> _What you should do_: Copy out the data below. Keep every word as it is.
◇ ◇ ◇ ◇ ◇
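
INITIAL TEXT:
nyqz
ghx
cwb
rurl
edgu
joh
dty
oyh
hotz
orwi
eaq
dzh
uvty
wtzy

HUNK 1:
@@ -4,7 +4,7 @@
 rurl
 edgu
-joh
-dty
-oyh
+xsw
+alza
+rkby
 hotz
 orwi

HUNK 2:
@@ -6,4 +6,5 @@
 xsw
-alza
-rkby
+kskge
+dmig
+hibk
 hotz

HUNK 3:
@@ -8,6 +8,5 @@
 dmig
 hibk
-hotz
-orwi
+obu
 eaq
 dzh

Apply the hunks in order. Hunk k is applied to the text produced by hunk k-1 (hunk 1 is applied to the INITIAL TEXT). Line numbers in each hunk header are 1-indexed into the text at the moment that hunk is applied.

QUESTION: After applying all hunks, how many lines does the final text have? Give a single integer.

Answer: 14

Derivation:
Hunk 1: at line 4 remove [joh,dty,oyh] add [xsw,alza,rkby] -> 14 lines: nyqz ghx cwb rurl edgu xsw alza rkby hotz orwi eaq dzh uvty wtzy
Hunk 2: at line 6 remove [alza,rkby] add [kskge,dmig,hibk] -> 15 lines: nyqz ghx cwb rurl edgu xsw kskge dmig hibk hotz orwi eaq dzh uvty wtzy
Hunk 3: at line 8 remove [hotz,orwi] add [obu] -> 14 lines: nyqz ghx cwb rurl edgu xsw kskge dmig hibk obu eaq dzh uvty wtzy
Final line count: 14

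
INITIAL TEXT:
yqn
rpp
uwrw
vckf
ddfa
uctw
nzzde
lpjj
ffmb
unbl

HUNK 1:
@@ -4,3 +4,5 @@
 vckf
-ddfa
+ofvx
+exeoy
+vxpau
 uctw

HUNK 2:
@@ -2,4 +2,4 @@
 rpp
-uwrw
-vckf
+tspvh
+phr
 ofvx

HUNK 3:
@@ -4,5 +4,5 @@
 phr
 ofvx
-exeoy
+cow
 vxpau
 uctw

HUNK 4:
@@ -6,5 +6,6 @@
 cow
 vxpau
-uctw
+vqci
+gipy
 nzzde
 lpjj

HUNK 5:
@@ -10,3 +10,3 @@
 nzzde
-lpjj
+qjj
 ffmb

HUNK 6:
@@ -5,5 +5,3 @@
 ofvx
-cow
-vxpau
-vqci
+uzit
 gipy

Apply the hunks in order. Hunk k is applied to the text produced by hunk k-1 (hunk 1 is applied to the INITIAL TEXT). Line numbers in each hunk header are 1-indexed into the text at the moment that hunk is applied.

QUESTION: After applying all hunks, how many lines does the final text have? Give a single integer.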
◇ ◇ ◇ ◇ ◇
> _Task answer_:
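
INITIAL TEXT:
nyqz
ghx
cwb
rurl
edgu
joh
dty
oyh
hotz
orwi
eaq
dzh
uvty
wtzy

HUNK 1:
@@ -4,7 +4,7 @@
 rurl
 edgu
-joh
-dty
-oyh
+xsw
+alza
+rkby
 hotz
 orwi

HUNK 2:
@@ -6,4 +6,5 @@
 xsw
-alza
-rkby
+kskge
+dmig
+hibk
 hotz

HUNK 3:
@@ -8,6 +8,5 @@
 dmig
 hibk
-hotz
-orwi
+obu
 eaq
 dzh

Apply the hunks in order. Hunk k is applied to the text produced by hunk k-1 (hunk 1 is applied to the INITIAL TEXT). Line numbers in each hunk header are 1-indexed into the text at the moment that hunk is applied.

QUESTION: After applying all hunks, how many lines does the final text have? Give a single integer.

Answer: 14

Derivation:
Hunk 1: at line 4 remove [joh,dty,oyh] add [xsw,alza,rkby] -> 14 lines: nyqz ghx cwb rurl edgu xsw alza rkby hotz orwi eaq dzh uvty wtzy
Hunk 2: at line 6 remove [alza,rkby] add [kskge,dmig,hibk] -> 15 lines: nyqz ghx cwb rurl edgu xsw kskge dmig hibk hotz orwi eaq dzh uvty wtzy
Hunk 3: at line 8 remove [hotz,orwi] add [obu] -> 14 lines: nyqz ghx cwb rurl edgu xsw kskge dmig hibk obu eaq dzh uvty wtzy
Final line count: 14

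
INITIAL TEXT:
yqn
rpp
uwrw
vckf
ddfa
uctw
nzzde
lpjj
ffmb
unbl

HUNK 1:
@@ -4,3 +4,5 @@
 vckf
-ddfa
+ofvx
+exeoy
+vxpau
 uctw

HUNK 2:
@@ -2,4 +2,4 @@
 rpp
-uwrw
-vckf
+tspvh
+phr
 ofvx

HUNK 3:
@@ -4,5 +4,5 @@
 phr
 ofvx
-exeoy
+cow
 vxpau
 uctw

HUNK 4:
@@ -6,5 +6,6 @@
 cow
 vxpau
-uctw
+vqci
+gipy
 nzzde
 lpjj

HUNK 5:
@@ -10,3 +10,3 @@
 nzzde
-lpjj
+qjj
 ffmb

HUNK 6:
@@ -5,5 +5,3 @@
 ofvx
-cow
-vxpau
-vqci
+uzit
 gipy

Apply the hunks in order. Hunk k is applied to the text produced by hunk k-1 (hunk 1 is applied to the INITIAL TEXT). Line numbers in each hunk header are 1-indexed into the text at the moment that hunk is applied.

QUESTION: After applying all hunks, how many lines does the final text have? Give a single integer.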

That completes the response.